Exercise data -
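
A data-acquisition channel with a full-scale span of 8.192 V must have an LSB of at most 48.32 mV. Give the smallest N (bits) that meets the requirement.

8 bits

Number of steps required ≥ 8.192 V / 48.32 mV = 169.54.
Need 2^N ≥ 169.54; 2^7 = 128, 2^8 = 256.
Minimum N = 8.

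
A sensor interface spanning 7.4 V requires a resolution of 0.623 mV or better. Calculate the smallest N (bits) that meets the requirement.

14 bits

Number of steps required ≥ 7.4 V / 0.623 mV = 11878.01.
Need 2^N ≥ 11878.01; 2^13 = 8192, 2^14 = 16384.
Minimum N = 14.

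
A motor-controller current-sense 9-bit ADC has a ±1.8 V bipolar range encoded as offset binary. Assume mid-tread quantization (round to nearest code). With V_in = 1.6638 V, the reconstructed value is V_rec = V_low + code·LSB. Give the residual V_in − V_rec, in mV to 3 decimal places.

Step size: 3.6 V ÷ 2^9 = 7.031 mV.
(V_in − V_low)/LSB = (1.6638 − (−1.8))/0.00703125 = 492.6293 → code 493 (round).
Reconstructed: 1.6664063 V.
Difference: -0.00260625 V → -2.606 mV.

-2.606 mV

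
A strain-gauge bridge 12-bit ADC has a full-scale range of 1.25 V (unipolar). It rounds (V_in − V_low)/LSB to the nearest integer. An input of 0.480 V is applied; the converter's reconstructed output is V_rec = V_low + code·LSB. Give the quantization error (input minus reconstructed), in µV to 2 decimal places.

Step size: 1.25 V ÷ 2^12 = 305.18 µV.
Scaled input = 1572.8640 LSBs, so code = 1573.
V_rec = 0 + 1573·0.000305176 = 0.4800415 V.
Error = 0.480 − 0.4800415 = -4.15039e-05 V = -41.50 µV.

-41.50 µV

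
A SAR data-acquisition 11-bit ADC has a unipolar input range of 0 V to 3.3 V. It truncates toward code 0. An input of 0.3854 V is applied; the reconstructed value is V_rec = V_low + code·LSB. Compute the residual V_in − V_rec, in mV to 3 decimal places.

0.293 mV

One LSB is 3.3 V / 2048 = 1.611 mV.
(V_in − V_low)/LSB = (0.3854 − 0)/0.00161133 = 239.1816 → code 239 (floor).
Reconstructed: 0.38510742 V.
V_in − V_rec = 0.000292578 V = 0.293 mV.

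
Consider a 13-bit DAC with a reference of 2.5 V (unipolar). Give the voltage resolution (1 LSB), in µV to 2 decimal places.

Full-scale span = 2.5 V.
LSB = 2.5 / 2^13 = 2.5 / 8192 = 0.000305176 V = 305.18 µV.

305.18 µV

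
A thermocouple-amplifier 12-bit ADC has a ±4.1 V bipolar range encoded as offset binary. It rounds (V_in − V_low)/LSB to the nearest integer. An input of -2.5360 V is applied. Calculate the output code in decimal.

LSB = 8.2 V / 4096 = 2.002 mV.
(V_in − V_low)/LSB = (-2.5360 − (−4.1)) / 0.00200195 = 781.237.
Round → code 781.

code 781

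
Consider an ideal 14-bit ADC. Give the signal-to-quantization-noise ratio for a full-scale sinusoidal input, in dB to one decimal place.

86.0 dB

SNR ≈ 6.02·N + 1.76 dB = 6.02·14 + 1.76 = 86.04 dB.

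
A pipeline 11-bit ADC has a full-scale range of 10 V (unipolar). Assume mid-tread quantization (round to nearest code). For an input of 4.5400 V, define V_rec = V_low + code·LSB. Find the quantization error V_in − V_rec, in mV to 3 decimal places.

LSB = 10/2^11 = 4.883 mV.
(V_in − V_low)/LSB = (4.5400 − 0)/0.00488281 = 929.7920 → code 930 (round).
Code 930 maps back to 0 + 930×0.00488281 V = 4.5410156 V.
Error = 4.5400 − 4.5410156 = -0.00101563 V = -1.016 mV.

-1.016 mV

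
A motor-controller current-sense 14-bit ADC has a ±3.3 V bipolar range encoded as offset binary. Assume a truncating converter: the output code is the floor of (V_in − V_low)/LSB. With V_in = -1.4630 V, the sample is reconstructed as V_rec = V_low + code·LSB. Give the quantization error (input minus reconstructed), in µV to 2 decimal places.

85.94 µV

LSB = 6.6/2^14 = 402.83 µV.
Scaled input = 4560.2133 LSBs, so code = 4560.
Reconstructed: -1.4630859 V.
V_in − V_rec = 8.59375e-05 V = 85.94 µV.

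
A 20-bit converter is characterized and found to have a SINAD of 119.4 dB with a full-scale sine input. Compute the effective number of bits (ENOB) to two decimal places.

19.54 bits

ENOB = (SINAD − 1.76) / 6.02 = (119.4 − 1.76)/6.02 = 19.542.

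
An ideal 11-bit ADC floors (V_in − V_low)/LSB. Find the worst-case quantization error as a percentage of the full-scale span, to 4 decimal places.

Truncating → worst-case error = 1 LSB = V_FS/2^11, so 100/2048 = 0.0488281 % of full scale.

0.0488 %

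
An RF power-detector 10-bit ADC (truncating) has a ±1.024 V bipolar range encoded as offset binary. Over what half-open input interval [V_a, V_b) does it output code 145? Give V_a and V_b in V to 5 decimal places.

LSB = 2.048/2^10 = 2.000 mV.
V_a = V_low + 145·LSB = -0.734 V; V_b = V_low + 146·LSB = -0.732 V.

[-0.73400 V, -0.73200 V)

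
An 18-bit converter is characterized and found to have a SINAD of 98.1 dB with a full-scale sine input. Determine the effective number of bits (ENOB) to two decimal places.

ENOB = (SINAD − 1.76) / 6.02 = (98.1 − 1.76)/6.02 = 16.003.

16.00 bits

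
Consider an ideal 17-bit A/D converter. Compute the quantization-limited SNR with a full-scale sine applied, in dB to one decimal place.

SNR ≈ 6.02·N + 1.76 dB = 6.02·17 + 1.76 = 104.10 dB.

104.1 dB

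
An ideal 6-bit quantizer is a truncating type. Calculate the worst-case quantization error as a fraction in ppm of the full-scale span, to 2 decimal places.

Truncating → worst-case error = 1 LSB = V_FS/2^6, so 1e+06/64 = 15625 ppm of full scale.

15625.00 ppm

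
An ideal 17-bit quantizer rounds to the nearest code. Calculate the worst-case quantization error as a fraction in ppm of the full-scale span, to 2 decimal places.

3.81 ppm

Rounding → worst-case error = ½ LSB = V_FS/2^18, so 1e+06/262144 = 3.8147 ppm of full scale.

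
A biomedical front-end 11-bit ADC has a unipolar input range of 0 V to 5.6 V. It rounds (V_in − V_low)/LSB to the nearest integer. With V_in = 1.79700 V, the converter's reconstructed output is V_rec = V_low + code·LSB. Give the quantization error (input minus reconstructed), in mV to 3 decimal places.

0.516 mV

LSB = 5.6/2^11 = 2.734 mV.
(1.79700 − 0)/0.00273437 = 657.1886; round gives code 657.
Reconstructed: 1.7964844 V.
V_in − V_rec = 0.000515625 V = 0.516 mV.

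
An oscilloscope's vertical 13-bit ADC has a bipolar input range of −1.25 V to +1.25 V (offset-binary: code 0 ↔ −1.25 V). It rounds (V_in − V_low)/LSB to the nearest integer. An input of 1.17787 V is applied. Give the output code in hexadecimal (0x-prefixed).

code 0x1F14 (decimal 7956)

With 8192 levels over 2.5 V, one step is 305.18 µV.
(V_in − V_low)/LSB = (1.17787 − (−1.25)) / 0.000305176 = 7955.644.
round(7955.644) = 7956.
In hexadecimal (0x-prefixed): 0x1F14.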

Task objective -
Extract every line from the one containing "A biomedical front-end" to the end of the entries, including both of those lines, exactly as given and with nothing added.

Exercise response -
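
A biomedical front-end 11-bit ADC has a unipolar input range of 0 V to 5.6 V. It rounds (V_in − V_low)/LSB to the nearest integer. With V_in = 1.79700 V, the converter's reconstructed output is V_rec = V_low + code·LSB. Give the quantization error (input minus reconstructed), in mV to 3 decimal places.

0.516 mV

LSB = 5.6/2^11 = 2.734 mV.
(1.79700 − 0)/0.00273437 = 657.1886; round gives code 657.
Reconstructed: 1.7964844 V.
V_in − V_rec = 0.000515625 V = 0.516 mV.

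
An oscilloscope's vertical 13-bit ADC has a bipolar input range of −1.25 V to +1.25 V (offset-binary: code 0 ↔ −1.25 V). It rounds (V_in − V_low)/LSB to the nearest integer. An input of 1.17787 V is applied. Give the output code in hexadecimal (0x-prefixed).

code 0x1F14 (decimal 7956)

With 8192 levels over 2.5 V, one step is 305.18 µV.
(V_in − V_low)/LSB = (1.17787 − (−1.25)) / 0.000305176 = 7955.644.
round(7955.644) = 7956.
In hexadecimal (0x-prefixed): 0x1F14.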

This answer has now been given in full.